## Try it
Please indicate the number of lines in the listing below that include the string "social"; add nothing else.

## Data records
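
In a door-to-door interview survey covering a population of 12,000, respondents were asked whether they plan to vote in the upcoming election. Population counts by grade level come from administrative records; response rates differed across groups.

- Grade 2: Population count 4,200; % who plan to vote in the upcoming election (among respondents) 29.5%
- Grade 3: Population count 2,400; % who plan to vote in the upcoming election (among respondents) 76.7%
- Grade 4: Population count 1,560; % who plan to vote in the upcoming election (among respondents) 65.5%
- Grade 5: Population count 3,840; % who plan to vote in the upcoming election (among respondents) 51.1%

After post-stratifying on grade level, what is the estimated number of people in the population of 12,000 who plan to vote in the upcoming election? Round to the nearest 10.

6,060

Estimated count per cell = population count × respondent percentage:
  Grade 2: 4,200 × 29.5% = 1239
  Grade 3: 2,400 × 76.7% = 1840.8
  Grade 4: 1,560 × 65.5% = 1021.8
  Grade 5: 3,840 × 51.1% = 1962.24
Estimated total = 6063.84 → 6,060.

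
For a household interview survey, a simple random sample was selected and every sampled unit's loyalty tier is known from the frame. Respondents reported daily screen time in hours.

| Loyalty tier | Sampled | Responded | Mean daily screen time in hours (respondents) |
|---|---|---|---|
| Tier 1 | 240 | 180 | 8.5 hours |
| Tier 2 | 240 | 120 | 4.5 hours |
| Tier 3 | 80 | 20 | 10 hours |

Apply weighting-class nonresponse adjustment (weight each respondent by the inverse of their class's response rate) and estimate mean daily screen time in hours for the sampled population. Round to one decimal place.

Class response rates: Tier 1 180/240 = 75%, Tier 2 120/240 = 50%, Tier 3 20/80 = 25%.
Weighting each respondent by the inverse class response rate inflates each class back to its sampled size, so the class weight is n_sampled:
  Tier 1: 240 × 8.5 = 2040
  Tier 2: 240 × 4.5 = 1080
  Tier 3: 80 × 10 = 800
Adjusted estimate = 3920 / 560 = 7 → 7.0.

7.0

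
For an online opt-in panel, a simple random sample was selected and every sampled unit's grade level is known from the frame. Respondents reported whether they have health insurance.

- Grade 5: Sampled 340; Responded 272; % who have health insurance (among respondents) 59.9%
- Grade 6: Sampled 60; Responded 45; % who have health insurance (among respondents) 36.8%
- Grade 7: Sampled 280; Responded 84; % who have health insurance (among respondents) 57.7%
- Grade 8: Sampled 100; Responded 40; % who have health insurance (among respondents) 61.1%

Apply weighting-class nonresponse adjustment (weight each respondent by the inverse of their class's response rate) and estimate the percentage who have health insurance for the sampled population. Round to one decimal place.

57.5%

Response rates by class: Grade 5 272/340 = 80%, Grade 6 45/60 = 75%, Grade 7 84/280 = 30%, Grade 8 40/100 = 40%.
Weighting each respondent by the inverse class response rate inflates each class back to its sampled size, so the class weight is n_sampled:
  Grade 5: 340 × 59.9 = 20,366
  Grade 6: 60 × 36.8 = 2208
  Grade 7: 280 × 57.7 = 16,156
  Grade 8: 100 × 61.1 = 6110
Adjusted estimate = 44,840 / 780 = 57.4872 → 57.5%.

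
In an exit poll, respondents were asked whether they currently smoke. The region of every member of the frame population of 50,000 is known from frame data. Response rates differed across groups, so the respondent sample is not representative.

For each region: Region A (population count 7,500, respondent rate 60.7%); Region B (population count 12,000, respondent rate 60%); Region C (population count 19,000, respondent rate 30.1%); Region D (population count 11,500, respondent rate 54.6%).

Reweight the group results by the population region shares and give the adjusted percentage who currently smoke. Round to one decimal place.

Weight each group's respondent value by its population share:
  Region A: (7,500/50,000) × 60.7 = 9.105
  Region B: (12,000/50,000) × 60 = 14.4
  Region C: (19,000/50,000) × 30.1 = 11.438
  Region D: (11,500/50,000) × 54.6 = 12.558
Post-stratified estimate = 47.501 → 47.5%.

47.5%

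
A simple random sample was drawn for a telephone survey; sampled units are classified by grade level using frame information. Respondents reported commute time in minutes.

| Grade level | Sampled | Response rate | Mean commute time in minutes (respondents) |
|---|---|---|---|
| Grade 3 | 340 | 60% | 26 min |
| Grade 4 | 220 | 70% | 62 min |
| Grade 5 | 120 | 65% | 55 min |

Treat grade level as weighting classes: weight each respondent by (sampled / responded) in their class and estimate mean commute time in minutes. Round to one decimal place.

Each respondent's weight = sampled/responded in their class; summing within a class gives n_sampled, so:
  Grade 3: 340 × 26 = 8840
  Grade 4: 220 × 62 = 13,640
  Grade 5: 120 × 55 = 6600
Adjusted estimate = 29,080 / 680 = 42.7647 → 42.8.

42.8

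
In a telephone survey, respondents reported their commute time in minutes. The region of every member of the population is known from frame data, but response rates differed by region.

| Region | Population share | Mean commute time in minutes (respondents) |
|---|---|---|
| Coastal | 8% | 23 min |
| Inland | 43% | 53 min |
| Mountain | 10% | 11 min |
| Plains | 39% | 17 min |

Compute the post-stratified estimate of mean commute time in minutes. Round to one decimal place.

Each cell contributes population-share × respondent value:
  Coastal: 0.08 × 23 = 1.84
  Inland: 0.43 × 53 = 22.79
  Mountain: 0.1 × 11 = 1.1
  Plains: 0.39 × 17 = 6.63
Post-stratified estimate = 32.36 → 32.4.

32.4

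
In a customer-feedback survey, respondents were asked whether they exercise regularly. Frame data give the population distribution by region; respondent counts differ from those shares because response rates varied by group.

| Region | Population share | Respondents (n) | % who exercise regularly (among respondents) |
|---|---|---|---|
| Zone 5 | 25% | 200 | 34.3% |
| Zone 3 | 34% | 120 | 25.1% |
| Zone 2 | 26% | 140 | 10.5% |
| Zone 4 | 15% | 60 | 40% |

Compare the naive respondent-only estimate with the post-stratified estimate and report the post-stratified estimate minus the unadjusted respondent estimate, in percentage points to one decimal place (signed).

Unadjusted (pooled respondent) estimate weights by respondent counts:
  (200/520)×34.3 + (120/520)×25.1 + (140/520)×10.5 + (60/520)×40 = 26.4269%
Post-stratifying to population shares instead:
  0.25×34.3 + 0.34×25.1 + 0.26×10.5 + 0.15×40 = 25.839%
Difference = 25.839 − 26.4269 = -0.5879 pp.

-0.6 percentage points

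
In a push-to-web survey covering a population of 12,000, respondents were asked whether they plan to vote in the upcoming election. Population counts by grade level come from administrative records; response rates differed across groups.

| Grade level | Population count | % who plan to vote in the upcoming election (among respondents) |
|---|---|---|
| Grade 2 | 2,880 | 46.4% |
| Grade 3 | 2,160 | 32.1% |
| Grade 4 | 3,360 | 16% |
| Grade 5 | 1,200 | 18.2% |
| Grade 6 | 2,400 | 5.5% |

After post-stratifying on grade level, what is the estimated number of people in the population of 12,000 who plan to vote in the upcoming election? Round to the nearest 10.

Apply each group's respondent rate to its population count:
  Grade 2: 2,880 × 46.4% = 1336.32
  Grade 3: 2,160 × 32.1% = 693.36
  Grade 4: 3,360 × 16% = 537.6
  Grade 5: 1,200 × 18.2% = 218.4
  Grade 6: 2,400 × 5.5% = 132
Estimated total = 2917.68 → 2,920.

2,920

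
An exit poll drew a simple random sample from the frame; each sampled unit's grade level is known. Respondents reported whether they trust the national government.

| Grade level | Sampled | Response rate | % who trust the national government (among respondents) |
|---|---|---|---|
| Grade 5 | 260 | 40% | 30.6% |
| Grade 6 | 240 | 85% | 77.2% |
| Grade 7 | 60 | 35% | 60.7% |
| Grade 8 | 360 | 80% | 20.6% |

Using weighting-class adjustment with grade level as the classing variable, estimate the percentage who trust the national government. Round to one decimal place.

40.8%

With weight = n_sampled/n_responded per class, the weighted class total is n_sampled:
  Grade 5: 260 × 30.6 = 7956
  Grade 6: 240 × 77.2 = 18,528
  Grade 7: 60 × 60.7 = 3642
  Grade 8: 360 × 20.6 = 7416
Adjusted estimate = 37,542 / 920 = 40.8065 → 40.8%.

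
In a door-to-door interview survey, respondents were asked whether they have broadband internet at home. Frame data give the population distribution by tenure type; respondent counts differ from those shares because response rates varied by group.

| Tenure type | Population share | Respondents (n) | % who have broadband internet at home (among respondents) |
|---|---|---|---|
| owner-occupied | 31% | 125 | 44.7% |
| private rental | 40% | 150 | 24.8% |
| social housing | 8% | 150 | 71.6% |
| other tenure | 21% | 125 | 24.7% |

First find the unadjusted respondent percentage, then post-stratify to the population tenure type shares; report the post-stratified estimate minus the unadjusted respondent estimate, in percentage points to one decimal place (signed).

Without adjustment, the pooled respondent share is:
  (125/550)×44.7 + (150/550)×24.8 + (150/550)×71.6 + (125/550)×24.7 = 42.0636%
Post-stratifying to population shares instead:
  0.31×44.7 + 0.4×24.8 + 0.08×71.6 + 0.21×24.7 = 34.692%
Difference = 34.692 − 42.0636 = -7.3716 pp.

-7.4 percentage points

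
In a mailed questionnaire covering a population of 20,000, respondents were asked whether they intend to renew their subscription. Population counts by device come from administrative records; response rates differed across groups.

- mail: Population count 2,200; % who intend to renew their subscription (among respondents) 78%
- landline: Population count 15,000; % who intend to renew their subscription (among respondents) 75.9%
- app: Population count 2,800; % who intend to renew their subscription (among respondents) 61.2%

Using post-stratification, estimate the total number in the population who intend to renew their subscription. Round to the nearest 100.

Each cell contributes its population count × the respondent rate:
  mail: 2,200 × 78% = 1716
  landline: 15,000 × 75.9% = 11,385
  app: 2,800 × 61.2% = 1713.6
Estimated total = 14814.6 → 14,800.

14,800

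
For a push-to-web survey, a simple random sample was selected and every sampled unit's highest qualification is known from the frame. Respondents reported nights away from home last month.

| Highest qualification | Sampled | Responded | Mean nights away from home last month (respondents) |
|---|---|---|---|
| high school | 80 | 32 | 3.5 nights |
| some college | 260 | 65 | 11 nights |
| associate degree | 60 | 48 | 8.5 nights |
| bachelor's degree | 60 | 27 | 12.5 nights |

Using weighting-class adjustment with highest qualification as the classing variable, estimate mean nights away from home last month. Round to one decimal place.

Class response rates: high school 32/80 = 40%, some college 65/260 = 25%, associate degree 48/60 = 80%, bachelor's degree 27/60 = 45%.
Each respondent's weight = sampled/responded in their class; summing within a class gives n_sampled, so:
  high school: 80 × 3.5 = 280
  some college: 260 × 11 = 2860
  associate degree: 60 × 8.5 = 510
  bachelor's degree: 60 × 12.5 = 750
Adjusted estimate = 4400 / 460 = 9.56522 → 9.6.

9.6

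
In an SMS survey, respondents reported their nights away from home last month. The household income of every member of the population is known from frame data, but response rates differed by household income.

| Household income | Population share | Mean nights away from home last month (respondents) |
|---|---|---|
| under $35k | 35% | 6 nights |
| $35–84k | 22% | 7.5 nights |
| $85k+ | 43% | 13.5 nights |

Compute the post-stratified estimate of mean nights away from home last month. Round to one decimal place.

9.6

Each cell contributes population-share × respondent value:
  under $35k: 0.35 × 6 = 2.1
  $35–84k: 0.22 × 7.5 = 1.65
  $85k+: 0.43 × 13.5 = 5.805
Post-stratified estimate = 9.555 → 9.6.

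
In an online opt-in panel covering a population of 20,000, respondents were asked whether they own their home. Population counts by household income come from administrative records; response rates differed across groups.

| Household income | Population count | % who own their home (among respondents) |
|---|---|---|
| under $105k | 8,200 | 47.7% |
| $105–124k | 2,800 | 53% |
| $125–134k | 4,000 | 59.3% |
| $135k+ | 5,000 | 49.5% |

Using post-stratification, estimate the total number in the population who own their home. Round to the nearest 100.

Estimated count per cell = population count × respondent percentage:
  under $105k: 8,200 × 47.7% = 3911.4
  $105–124k: 2,800 × 53% = 1484
  $125–134k: 4,000 × 59.3% = 2372
  $135k+: 5,000 × 49.5% = 2475
Estimated total = 10242.4 → 10,200.

10,200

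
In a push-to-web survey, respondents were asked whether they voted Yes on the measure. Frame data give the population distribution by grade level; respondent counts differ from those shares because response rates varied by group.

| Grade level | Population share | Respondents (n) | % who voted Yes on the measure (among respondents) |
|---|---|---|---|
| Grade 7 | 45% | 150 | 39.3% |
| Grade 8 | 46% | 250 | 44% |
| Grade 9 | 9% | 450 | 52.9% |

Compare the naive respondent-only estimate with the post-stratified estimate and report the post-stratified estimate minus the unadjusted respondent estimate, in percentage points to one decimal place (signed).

Without adjustment, the pooled respondent share is:
  (150/850)×39.3 + (250/850)×44 + (450/850)×52.9 = 47.8824%
Post-stratifying to population shares instead:
  0.45×39.3 + 0.46×44 + 0.09×52.9 = 42.686%
Difference = 42.686 − 47.8824 = -5.1964 pp.

-5.2 percentage points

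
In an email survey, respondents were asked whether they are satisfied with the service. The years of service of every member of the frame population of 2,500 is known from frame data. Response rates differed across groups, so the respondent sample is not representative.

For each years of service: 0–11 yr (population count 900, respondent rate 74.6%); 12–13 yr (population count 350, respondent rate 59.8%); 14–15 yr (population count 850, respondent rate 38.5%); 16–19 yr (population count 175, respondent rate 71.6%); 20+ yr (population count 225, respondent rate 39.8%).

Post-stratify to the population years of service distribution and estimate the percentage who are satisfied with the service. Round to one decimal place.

Weight each group's respondent value by its population share:
  0–11 yr: (900/2,500) × 74.6 = 26.856
  12–13 yr: (350/2,500) × 59.8 = 8.372
  14–15 yr: (850/2,500) × 38.5 = 13.09
  16–19 yr: (175/2,500) × 71.6 = 5.012
  20+ yr: (225/2,500) × 39.8 = 3.582
Post-stratified estimate = 56.912 → 56.9%.

56.9%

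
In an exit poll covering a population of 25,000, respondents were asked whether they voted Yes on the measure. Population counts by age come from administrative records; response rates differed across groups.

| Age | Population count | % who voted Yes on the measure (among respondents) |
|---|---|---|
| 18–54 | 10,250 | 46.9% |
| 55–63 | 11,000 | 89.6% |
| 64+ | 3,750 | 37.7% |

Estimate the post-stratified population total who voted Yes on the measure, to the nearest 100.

Each cell contributes its population count × the respondent rate:
  18–54: 10,250 × 46.9% = 4807.25
  55–63: 11,000 × 89.6% = 9856
  64+: 3,750 × 37.7% = 1413.75
Estimated total = 16,077 → 16,100.

16,100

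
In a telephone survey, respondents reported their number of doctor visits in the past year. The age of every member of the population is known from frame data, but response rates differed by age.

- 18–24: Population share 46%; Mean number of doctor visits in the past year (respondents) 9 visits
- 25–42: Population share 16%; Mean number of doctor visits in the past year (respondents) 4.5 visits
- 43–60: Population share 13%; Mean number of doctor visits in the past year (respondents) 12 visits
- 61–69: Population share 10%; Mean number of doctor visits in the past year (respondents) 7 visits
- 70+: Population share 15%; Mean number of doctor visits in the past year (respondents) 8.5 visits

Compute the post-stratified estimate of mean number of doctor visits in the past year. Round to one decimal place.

8.4

Post-stratification weights by population share, not respondent share:
  18–24: 0.46 × 9 = 4.14
  25–42: 0.16 × 4.5 = 0.72
  43–60: 0.13 × 12 = 1.56
  61–69: 0.1 × 7 = 0.7
  70+: 0.15 × 8.5 = 1.275
Post-stratified estimate = 8.395 → 8.4.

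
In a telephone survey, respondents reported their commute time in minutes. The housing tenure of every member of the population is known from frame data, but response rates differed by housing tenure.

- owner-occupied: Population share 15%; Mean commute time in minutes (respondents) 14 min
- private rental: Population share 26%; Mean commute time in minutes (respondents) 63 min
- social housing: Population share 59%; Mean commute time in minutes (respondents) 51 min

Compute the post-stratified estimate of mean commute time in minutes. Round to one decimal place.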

## Written response
2